[Stored items]

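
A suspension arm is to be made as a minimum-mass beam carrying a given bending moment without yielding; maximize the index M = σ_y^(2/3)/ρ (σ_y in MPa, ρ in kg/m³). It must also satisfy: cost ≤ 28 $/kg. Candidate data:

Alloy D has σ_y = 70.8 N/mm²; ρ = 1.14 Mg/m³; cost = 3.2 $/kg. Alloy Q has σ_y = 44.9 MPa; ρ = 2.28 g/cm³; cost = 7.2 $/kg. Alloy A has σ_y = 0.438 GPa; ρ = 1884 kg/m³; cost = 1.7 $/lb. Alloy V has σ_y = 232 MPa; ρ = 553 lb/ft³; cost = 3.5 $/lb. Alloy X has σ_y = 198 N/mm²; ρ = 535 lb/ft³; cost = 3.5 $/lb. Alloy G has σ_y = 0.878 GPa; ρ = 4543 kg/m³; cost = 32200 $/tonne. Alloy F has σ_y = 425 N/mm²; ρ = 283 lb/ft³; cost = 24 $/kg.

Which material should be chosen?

Screen on constraints: cost ≤ 28 $/kg. Survivors: alloy D, alloy Q, alloy A, alloy V, alloy X, alloy F.
Normalizing units and computing the index:
  alloy D: σ_y = 70.80 MPa, ρ = 1140 kg/m³
  alloy Q: σ_y = 44.90 MPa, ρ = 2280 kg/m³
  alloy A: σ_y = 438.0 MPa, ρ = 1884 kg/m³
  alloy V: σ_y = 232.0 MPa, ρ = 8858 kg/m³
  alloy X: σ_y = 198.0 MPa, ρ = 8570 kg/m³
  alloy F: σ_y = 425.0 MPa, ρ = 4533 kg/m³
  alloy A: M = 30.6×10⁻³
  alloy D: M = 15.0×10⁻³
  alloy F: M = 12.5×10⁻³
  alloy Q: M = 5.54×10⁻³
  alloy V: M = 4.26×10⁻³
  alloy X: M = 3.96×10⁻³
Alloy A ranks first.

alloy A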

◆ **What to do**: Quote only the stretch of lines that starts the data above and ends with the line containing "Alloy D has", both included.

◆ **Answer to this task**:
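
A suspension arm is to be made as a minimum-mass beam carrying a given bending moment without yielding; maximize the index M = σ_y^(2/3)/ρ (σ_y in MPa, ρ in kg/m³). It must also satisfy: cost ≤ 28 $/kg. Candidate data:

Alloy D has σ_y = 70.8 N/mm²; ρ = 1.14 Mg/m³; cost = 3.2 $/kg. Alloy Q has σ_y = 44.9 MPa; ρ = 2.28 g/cm³; cost = 7.2 $/kg. Alloy A has σ_y = 0.438 GPa; ρ = 1884 kg/m³; cost = 1.7 $/lb. Alloy V has σ_y = 232 MPa; ρ = 553 lb/ft³; cost = 3.5 $/lb. Alloy X has σ_y = 198 N/mm²; ρ = 535 lb/ft³; cost = 3.5 $/lb. Alloy G has σ_y = 0.878 GPa; ρ = 4543 kg/m³; cost = 32200 $/tonne. Alloy F has σ_y = 425 N/mm²; ρ = 283 lb/ft³; cost = 24 $/kg.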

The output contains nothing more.